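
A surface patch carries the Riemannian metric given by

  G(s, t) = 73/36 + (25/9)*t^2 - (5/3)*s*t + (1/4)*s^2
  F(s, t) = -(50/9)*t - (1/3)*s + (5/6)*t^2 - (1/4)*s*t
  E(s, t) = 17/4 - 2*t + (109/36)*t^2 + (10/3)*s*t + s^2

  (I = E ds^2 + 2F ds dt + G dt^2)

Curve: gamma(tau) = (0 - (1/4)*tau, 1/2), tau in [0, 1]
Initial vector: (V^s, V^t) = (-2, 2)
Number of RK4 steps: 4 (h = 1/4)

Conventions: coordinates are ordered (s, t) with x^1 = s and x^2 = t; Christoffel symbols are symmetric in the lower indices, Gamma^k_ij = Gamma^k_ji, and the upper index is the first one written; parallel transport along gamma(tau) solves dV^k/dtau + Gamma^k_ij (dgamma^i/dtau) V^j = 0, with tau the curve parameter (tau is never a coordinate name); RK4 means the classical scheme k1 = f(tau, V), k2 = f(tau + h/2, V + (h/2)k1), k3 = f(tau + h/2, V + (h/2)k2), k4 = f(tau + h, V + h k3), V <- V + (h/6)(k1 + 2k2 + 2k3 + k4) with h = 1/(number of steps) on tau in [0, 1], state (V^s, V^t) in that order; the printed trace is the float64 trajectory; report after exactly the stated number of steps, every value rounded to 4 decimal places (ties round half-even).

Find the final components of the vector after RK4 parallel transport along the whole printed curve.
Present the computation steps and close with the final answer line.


gamma'(tau) = (-1/4, 0); f(tau, V)^k = -Gamma^k_ij(gamma(tau)) gamma'^i(tau) V^j; h = 1/4; intermediate values shown to 6 dp
curve data and Christoffel symbols at the stage parameters:
  tau = 0.000000: gamma = (0.000000, 0.500000), gamma' = (-0.250000, 0.000000); Gamma_sss = -0.053313, Gamma_sst = 0.076251, Gamma_stt = -1.893284, Gamma_tss = -0.407464, Gamma_tst = -0.081090, Gamma_ttt = -1.276825
  tau = 0.125000: gamma = (-0.031250, 0.500000), gamma' = (-0.250000, 0.000000); Gamma_sss = -0.033733, Gamma_sst = 0.042514, Gamma_stt = -1.882039, Gamma_tss = -0.366137, Gamma_tst = -0.114917, Gamma_ttt = -1.234818
  tau = 0.250000: gamma = (-0.062500, 0.500000), gamma' = (-0.250000, 0.000000); Gamma_sss = -0.015109, Gamma_sst = 0.008829, Gamma_stt = -1.869645, Gamma_tss = -0.326613, Gamma_tst = -0.147682, Gamma_ttt = -1.192462
  tau = 0.375000: gamma = (-0.093750, 0.500000), gamma' = (-0.250000, 0.000000); Gamma_sss = 0.002522, Gamma_sst = -0.024725, Gamma_stt = -1.856129, Gamma_tss = -0.288880, Gamma_tst = -0.179327, Gamma_ttt = -1.149830
  tau = 0.500000: gamma = (-0.125000, 0.500000), gamma' = (-0.250000, 0.000000); Gamma_sss = 0.019130, Gamma_sst = -0.058072, Gamma_stt = -1.841523, Gamma_tss = -0.252918, Gamma_tst = -0.209802, Gamma_ttt = -1.106999
  tau = 0.625000: gamma = (-0.156250, 0.500000), gamma' = (-0.250000, 0.000000); Gamma_sss = 0.034689, Gamma_sst = -0.091136, Gamma_stt = -1.825864, Gamma_tss = -0.218699, Gamma_tst = -0.239063, Gamma_ttt = -1.064042
  tau = 0.750000: gamma = (-0.187500, 0.500000), gamma' = (-0.250000, 0.000000); Gamma_sss = 0.049182, Gamma_sst = -0.123844, Gamma_stt = -1.809189, Gamma_tss = -0.186189, Gamma_tst = -0.267073, Gamma_ttt = -1.021035
  tau = 0.875000: gamma = (-0.218750, 0.500000), gamma' = (-0.250000, 0.000000); Gamma_sss = 0.062596, Gamma_sst = -0.156126, Gamma_stt = -1.791542, Gamma_tss = -0.155351, Gamma_tst = -0.293799, Gamma_ttt = -0.978052
  tau = 1.000000: gamma = (-0.250000, 0.500000), gamma' = (-0.250000, 0.000000); Gamma_sss = 0.074924, Gamma_sst = -0.187915, Gamma_stt = -1.772968, Gamma_tss = -0.126139, Gamma_tst = -0.319217, Gamma_ttt = -0.935166
step 0: V^s = -2.0000, V^t = 2.0000
step 1: k1 = (0.064782, 0.163187), k2 = (0.038272, 0.124282), k3 = (0.038248, 0.124725), k4 = (0.012002, 0.087534); V <- V + (h/6)(k1 + 2k2 + 2k3 + k4): V^s = -1.9904, V^t = 2.0312
step 2: k1 = (0.012002, 0.087532), k2 = (-0.013877, 0.052088), k3 = (-0.013852, 0.052520), k4 = (-0.039215, 0.018846); V <- V + (h/6)(k1 + 2k2 + 2k3 + k4): V^s = -1.9939, V^t = 2.0443
step 3: k1 = (-0.039215, 0.018844), k2 = (-0.063966, -0.013041), k3 = (-0.063902, -0.012633), k4 = (-0.087909, -0.042734); V <- V + (h/6)(k1 + 2k2 + 2k3 + k4): V^s = -2.0098, V^t = 2.0412
step 4: k1 = (-0.087910, -0.042736), k2 = (-0.111087, -0.071051), k3 = (-0.110994, -0.070678), k4 = (-0.133229, -0.097233); V <- V + (h/6)(k1 + 2k2 + 2k3 + k4): V^s = -2.0375, V^t = 2.0236

Answer: V^s = -2.0375, V^t = 2.0236


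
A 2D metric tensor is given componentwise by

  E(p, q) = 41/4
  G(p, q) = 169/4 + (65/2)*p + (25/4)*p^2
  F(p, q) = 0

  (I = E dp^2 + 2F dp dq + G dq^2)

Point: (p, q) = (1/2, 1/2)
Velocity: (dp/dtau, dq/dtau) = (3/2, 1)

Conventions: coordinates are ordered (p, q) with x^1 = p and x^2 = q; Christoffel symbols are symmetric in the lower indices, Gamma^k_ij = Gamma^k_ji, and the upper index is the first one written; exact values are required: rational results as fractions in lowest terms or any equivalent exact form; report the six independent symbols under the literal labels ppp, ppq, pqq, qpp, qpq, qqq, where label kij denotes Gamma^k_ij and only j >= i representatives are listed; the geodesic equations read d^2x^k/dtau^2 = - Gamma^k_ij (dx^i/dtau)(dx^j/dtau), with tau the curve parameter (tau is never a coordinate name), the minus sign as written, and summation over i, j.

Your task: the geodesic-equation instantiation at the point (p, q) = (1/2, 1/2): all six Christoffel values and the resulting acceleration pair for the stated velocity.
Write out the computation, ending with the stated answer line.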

•••••

• [TASK DETAILS]:
Write out the data a second time, exactly the same.

• [REPLY]:
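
A surface patch carries the Riemannian metric given by

  G(s, t) = 73/36 + (25/9)*t^2 - (5/3)*s*t + (1/4)*s^2
  F(s, t) = -(50/9)*t - (1/3)*s + (5/6)*t^2 - (1/4)*s*t
  E(s, t) = 17/4 - 2*t + (109/36)*t^2 + (10/3)*s*t + s^2

  (I = E ds^2 + 2F ds dt + G dt^2)

Curve: gamma(tau) = (0 - (1/4)*tau, 1/2), tau in [0, 1]
Initial vector: (V^s, V^t) = (-2, 2)
Number of RK4 steps: 4 (h = 1/4)

Conventions: coordinates are ordered (s, t) with x^1 = s and x^2 = t; Christoffel symbols are symmetric in the lower indices, Gamma^k_ij = Gamma^k_ji, and the upper index is the first one written; parallel transport along gamma(tau) solves dV^k/dtau + Gamma^k_ij (dgamma^i/dtau) V^j = 0, with tau the curve parameter (tau is never a coordinate name); RK4 means the classical scheme k1 = f(tau, V), k2 = f(tau + h/2, V + (h/2)k1), k3 = f(tau + h/2, V + (h/2)k2), k4 = f(tau + h, V + h k3), V <- V + (h/6)(k1 + 2k2 + 2k3 + k4) with h = 1/(number of steps) on tau in [0, 1], state (V^s, V^t) in that order; the printed trace is the float64 trajectory; report after exactly the stated number of steps, every value rounded to 4 decimal places (ties round half-even).

Find the final components of the vector after RK4 parallel transport along the whole printed curve.
Present the computation steps and close with the final answer line.


gamma'(tau) = (-1/4, 0); f(tau, V)^k = -Gamma^k_ij(gamma(tau)) gamma'^i(tau) V^j; h = 1/4; intermediate values shown to 6 dp
curve data and Christoffel symbols at the stage parameters:
  tau = 0.000000: gamma = (0.000000, 0.500000), gamma' = (-0.250000, 0.000000); Gamma_sss = -0.053313, Gamma_sst = 0.076251, Gamma_stt = -1.893284, Gamma_tss = -0.407464, Gamma_tst = -0.081090, Gamma_ttt = -1.276825
  tau = 0.125000: gamma = (-0.031250, 0.500000), gamma' = (-0.250000, 0.000000); Gamma_sss = -0.033733, Gamma_sst = 0.042514, Gamma_stt = -1.882039, Gamma_tss = -0.366137, Gamma_tst = -0.114917, Gamma_ttt = -1.234818
  tau = 0.250000: gamma = (-0.062500, 0.500000), gamma' = (-0.250000, 0.000000); Gamma_sss = -0.015109, Gamma_sst = 0.008829, Gamma_stt = -1.869645, Gamma_tss = -0.326613, Gamma_tst = -0.147682, Gamma_ttt = -1.192462
  tau = 0.375000: gamma = (-0.093750, 0.500000), gamma' = (-0.250000, 0.000000); Gamma_sss = 0.002522, Gamma_sst = -0.024725, Gamma_stt = -1.856129, Gamma_tss = -0.288880, Gamma_tst = -0.179327, Gamma_ttt = -1.149830
  tau = 0.500000: gamma = (-0.125000, 0.500000), gamma' = (-0.250000, 0.000000); Gamma_sss = 0.019130, Gamma_sst = -0.058072, Gamma_stt = -1.841523, Gamma_tss = -0.252918, Gamma_tst = -0.209802, Gamma_ttt = -1.106999
  tau = 0.625000: gamma = (-0.156250, 0.500000), gamma' = (-0.250000, 0.000000); Gamma_sss = 0.034689, Gamma_sst = -0.091136, Gamma_stt = -1.825864, Gamma_tss = -0.218699, Gamma_tst = -0.239063, Gamma_ttt = -1.064042
  tau = 0.750000: gamma = (-0.187500, 0.500000), gamma' = (-0.250000, 0.000000); Gamma_sss = 0.049182, Gamma_sst = -0.123844, Gamma_stt = -1.809189, Gamma_tss = -0.186189, Gamma_tst = -0.267073, Gamma_ttt = -1.021035
  tau = 0.875000: gamma = (-0.218750, 0.500000), gamma' = (-0.250000, 0.000000); Gamma_sss = 0.062596, Gamma_sst = -0.156126, Gamma_stt = -1.791542, Gamma_tss = -0.155351, Gamma_tst = -0.293799, Gamma_ttt = -0.978052
  tau = 1.000000: gamma = (-0.250000, 0.500000), gamma' = (-0.250000, 0.000000); Gamma_sss = 0.074924, Gamma_sst = -0.187915, Gamma_stt = -1.772968, Gamma_tss = -0.126139, Gamma_tst = -0.319217, Gamma_ttt = -0.935166
step 0: V^s = -2.0000, V^t = 2.0000
step 1: k1 = (0.064782, 0.163187), k2 = (0.038272, 0.124282), k3 = (0.038248, 0.124725), k4 = (0.012002, 0.087534); V <- V + (h/6)(k1 + 2k2 + 2k3 + k4): V^s = -1.9904, V^t = 2.0312
step 2: k1 = (0.012002, 0.087532), k2 = (-0.013877, 0.052088), k3 = (-0.013852, 0.052520), k4 = (-0.039215, 0.018846); V <- V + (h/6)(k1 + 2k2 + 2k3 + k4): V^s = -1.9939, V^t = 2.0443
step 3: k1 = (-0.039215, 0.018844), k2 = (-0.063966, -0.013041), k3 = (-0.063902, -0.012633), k4 = (-0.087909, -0.042734); V <- V + (h/6)(k1 + 2k2 + 2k3 + k4): V^s = -2.0098, V^t = 2.0412
step 4: k1 = (-0.087910, -0.042736), k2 = (-0.111087, -0.071051), k3 = (-0.110994, -0.070678), k4 = (-0.133229, -0.097233); V <- V + (h/6)(k1 + 2k2 + 2k3 + k4): V^s = -2.0375, V^t = 2.0236

Answer: V^s = -2.0375, V^t = 2.0236


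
A 2D metric tensor is given componentwise by

  E(p, q) = 41/4
  G(p, q) = 169/4 + (65/2)*p + (25/4)*p^2
  F(p, q) = 0

  (I = E dp^2 + 2F dp dq + G dq^2)

Point: (p, q) = (1/2, 1/2)
Velocity: (dp/dtau, dq/dtau) = (3/2, 1)

Conventions: coordinates are ordered (p, q) with x^1 = p and x^2 = q; Christoffel symbols are symmetric in the lower indices, Gamma^k_ij = Gamma^k_ji, and the upper index is the first one written; exact values are required: rational results as fractions in lowest terms or any equivalent exact form; report the six independent symbols under the literal labels ppp, ppq, pqq, qpp, qpq, qqq, where label kij denotes Gamma^k_ij and only j >= i representatives are listed; the geodesic equations read d^2x^k/dtau^2 = - Gamma^k_ij (dx^i/dtau)(dx^j/dtau), with tau the curve parameter (tau is never a coordinate name), the minus sign as written, and summation over i, j.

Your task: the geodesic-equation instantiation at the point (p, q) = (1/2, 1/2): all six Christoffel values and the resulting acceleration pair for the stated velocity.
Write out the computation, ending with the stated answer line.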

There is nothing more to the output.